• Exercise objective: Please reproduce the following records exactly, with nothing omitted.

#### Records shown ####

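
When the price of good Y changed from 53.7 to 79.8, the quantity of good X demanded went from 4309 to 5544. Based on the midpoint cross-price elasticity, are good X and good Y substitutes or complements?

substitutes

%ΔQ_x = (5544 − 4309)/[(4309+5544)/2] = 1235/4926.5 ≈ 0.2507.
%ΔP_y = (79.8 − 53.7)/[(53.7+79.8)/2] ≈ 0.3910.
E_xy = 0.2507/0.3910 ≈ 0.641.
E_xy > 0, so the goods are substitutes.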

####

• Exercise output:
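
When the price of good Y changed from 53.7 to 79.8, the quantity of good X demanded went from 4309 to 5544. Based on the midpoint cross-price elasticity, are good X and good Y substitutes or complements?

substitutes

%ΔQ_x = (5544 − 4309)/[(4309+5544)/2] = 1235/4926.5 ≈ 0.2507.
%ΔP_y = (79.8 − 53.7)/[(53.7+79.8)/2] ≈ 0.3910.
E_xy = 0.2507/0.3910 ≈ 0.641.
E_xy > 0, so the goods are substitutes.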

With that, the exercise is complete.